== Records for this exercise ==

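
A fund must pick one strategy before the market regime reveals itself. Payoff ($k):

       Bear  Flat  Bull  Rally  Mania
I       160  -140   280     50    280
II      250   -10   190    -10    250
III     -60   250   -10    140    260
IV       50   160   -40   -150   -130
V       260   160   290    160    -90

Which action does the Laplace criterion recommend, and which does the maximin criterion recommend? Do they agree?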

===

◆ Exercise aim: All entries should be given again precisely as they appear above.

◆ Answer area:
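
A fund must pick one strategy before the market regime reveals itself. Payoff ($k):

       Bear  Flat  Bull  Rally  Mania
I       160  -140   280     50    280
II      250   -10   190    -10    250
III     -60   250   -10    140    260
IV       50   160   -40   -150   -130
V       260   160   290    160    -90

Which action does the Laplace criterion recommend, and which does the maximin criterion recommend? Do they agree?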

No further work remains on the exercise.